Reproduce the entries exactly, beginning with the line containing "Starting with SEK" and ending with their last line, both included.

(Stored data entries)
——————————
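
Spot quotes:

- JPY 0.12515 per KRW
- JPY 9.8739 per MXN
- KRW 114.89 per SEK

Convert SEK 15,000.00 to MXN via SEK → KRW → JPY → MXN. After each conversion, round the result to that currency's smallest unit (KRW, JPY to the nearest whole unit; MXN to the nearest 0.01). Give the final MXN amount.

MXN 21,843.14

SEK 15,000.00 × 114.89 = KRW 1,723,350
KRW 1,723,350 × 0.12515 = JPY 215,677
JPY 215,677 ÷ 9.8739 = MXN 21,843.14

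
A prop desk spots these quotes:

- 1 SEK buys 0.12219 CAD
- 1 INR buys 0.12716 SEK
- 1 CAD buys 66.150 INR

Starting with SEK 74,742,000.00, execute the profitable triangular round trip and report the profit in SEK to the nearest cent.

Profitable loop is SEK → CAD → INR → SEK:
SEK 74,742,000.00 × 0.12219 = CAD 9,132,724.98
CAD 9,132,724.98 × 66.150 = INR 604,129,757.43
INR 604,129,757.43 × 0.12716 = SEK 76,821,139.95
Profit = SEK 76,821,139.95 − SEK 74,742,000.00

Profit: SEK 2,079,139.95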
——————————
Solved problem:
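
Starting with SEK 74,742,000.00, execute the profitable triangular round trip and report the profit in SEK to the nearest cent.

Profitable loop is SEK → CAD → INR → SEK:
SEK 74,742,000.00 × 0.12219 = CAD 9,132,724.98
CAD 9,132,724.98 × 66.150 = INR 604,129,757.43
INR 604,129,757.43 × 0.12716 = SEK 76,821,139.95
Profit = SEK 76,821,139.95 − SEK 74,742,000.00

Profit: SEK 2,079,139.95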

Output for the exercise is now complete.